───── Input data ─────

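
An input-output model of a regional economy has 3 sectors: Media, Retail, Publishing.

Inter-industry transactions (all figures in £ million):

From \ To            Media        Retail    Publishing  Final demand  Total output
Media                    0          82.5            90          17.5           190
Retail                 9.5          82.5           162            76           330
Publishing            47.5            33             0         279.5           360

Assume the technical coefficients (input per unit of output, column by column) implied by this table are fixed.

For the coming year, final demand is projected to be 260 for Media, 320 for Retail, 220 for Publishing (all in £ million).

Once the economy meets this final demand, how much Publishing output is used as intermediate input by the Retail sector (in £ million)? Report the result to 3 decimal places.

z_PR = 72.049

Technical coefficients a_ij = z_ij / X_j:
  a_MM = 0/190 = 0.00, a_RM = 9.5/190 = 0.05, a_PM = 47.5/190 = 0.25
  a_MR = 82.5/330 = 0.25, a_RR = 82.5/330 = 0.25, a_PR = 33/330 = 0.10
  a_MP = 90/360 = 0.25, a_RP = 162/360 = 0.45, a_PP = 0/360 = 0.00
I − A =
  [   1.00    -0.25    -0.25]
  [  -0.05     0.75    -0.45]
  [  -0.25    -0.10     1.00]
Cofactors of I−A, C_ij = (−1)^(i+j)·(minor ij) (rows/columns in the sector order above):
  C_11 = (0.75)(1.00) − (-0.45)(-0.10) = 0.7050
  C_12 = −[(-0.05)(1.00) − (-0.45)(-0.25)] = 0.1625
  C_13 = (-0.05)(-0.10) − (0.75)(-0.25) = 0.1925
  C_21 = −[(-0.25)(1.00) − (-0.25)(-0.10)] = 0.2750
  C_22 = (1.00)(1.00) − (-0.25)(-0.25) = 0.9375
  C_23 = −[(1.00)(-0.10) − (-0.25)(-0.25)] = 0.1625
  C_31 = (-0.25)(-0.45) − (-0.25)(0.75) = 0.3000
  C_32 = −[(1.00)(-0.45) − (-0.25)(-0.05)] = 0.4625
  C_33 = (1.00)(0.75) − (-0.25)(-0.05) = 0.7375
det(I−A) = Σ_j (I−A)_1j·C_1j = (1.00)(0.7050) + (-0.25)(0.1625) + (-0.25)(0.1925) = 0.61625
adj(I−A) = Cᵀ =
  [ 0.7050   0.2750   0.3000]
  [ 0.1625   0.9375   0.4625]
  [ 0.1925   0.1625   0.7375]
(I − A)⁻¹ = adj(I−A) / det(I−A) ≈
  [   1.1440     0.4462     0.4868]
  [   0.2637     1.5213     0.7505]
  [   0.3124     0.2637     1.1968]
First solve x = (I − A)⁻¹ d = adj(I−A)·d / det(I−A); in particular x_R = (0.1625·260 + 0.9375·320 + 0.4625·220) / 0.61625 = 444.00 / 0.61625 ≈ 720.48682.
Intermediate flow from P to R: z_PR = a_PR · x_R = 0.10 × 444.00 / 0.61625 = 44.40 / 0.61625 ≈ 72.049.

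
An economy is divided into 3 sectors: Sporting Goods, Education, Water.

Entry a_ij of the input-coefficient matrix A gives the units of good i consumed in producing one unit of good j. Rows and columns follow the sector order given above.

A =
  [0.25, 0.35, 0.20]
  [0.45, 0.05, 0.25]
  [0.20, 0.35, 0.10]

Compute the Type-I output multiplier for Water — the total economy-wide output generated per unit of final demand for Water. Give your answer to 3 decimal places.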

─────
───── Input data ─────

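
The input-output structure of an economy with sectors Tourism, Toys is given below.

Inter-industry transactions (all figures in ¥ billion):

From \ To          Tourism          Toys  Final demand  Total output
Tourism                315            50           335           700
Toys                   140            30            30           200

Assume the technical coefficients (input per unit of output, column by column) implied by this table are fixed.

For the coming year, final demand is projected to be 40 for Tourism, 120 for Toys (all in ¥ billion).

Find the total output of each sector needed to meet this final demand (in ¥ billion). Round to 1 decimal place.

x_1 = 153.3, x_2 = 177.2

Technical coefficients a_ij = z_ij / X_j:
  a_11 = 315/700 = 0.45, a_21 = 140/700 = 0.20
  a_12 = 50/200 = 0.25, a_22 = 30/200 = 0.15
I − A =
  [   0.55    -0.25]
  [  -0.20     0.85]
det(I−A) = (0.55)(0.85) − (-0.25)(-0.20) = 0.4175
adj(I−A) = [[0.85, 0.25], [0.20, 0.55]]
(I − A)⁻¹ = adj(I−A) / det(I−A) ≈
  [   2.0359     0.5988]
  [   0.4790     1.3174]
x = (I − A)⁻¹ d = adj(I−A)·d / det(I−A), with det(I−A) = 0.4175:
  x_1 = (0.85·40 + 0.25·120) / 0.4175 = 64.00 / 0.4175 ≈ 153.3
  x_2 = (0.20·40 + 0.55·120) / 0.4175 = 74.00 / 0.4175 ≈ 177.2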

─────

Your task:
Reply with the number of lines in the data above that contain "Tourism", and with nothing else.

Problem solution:
4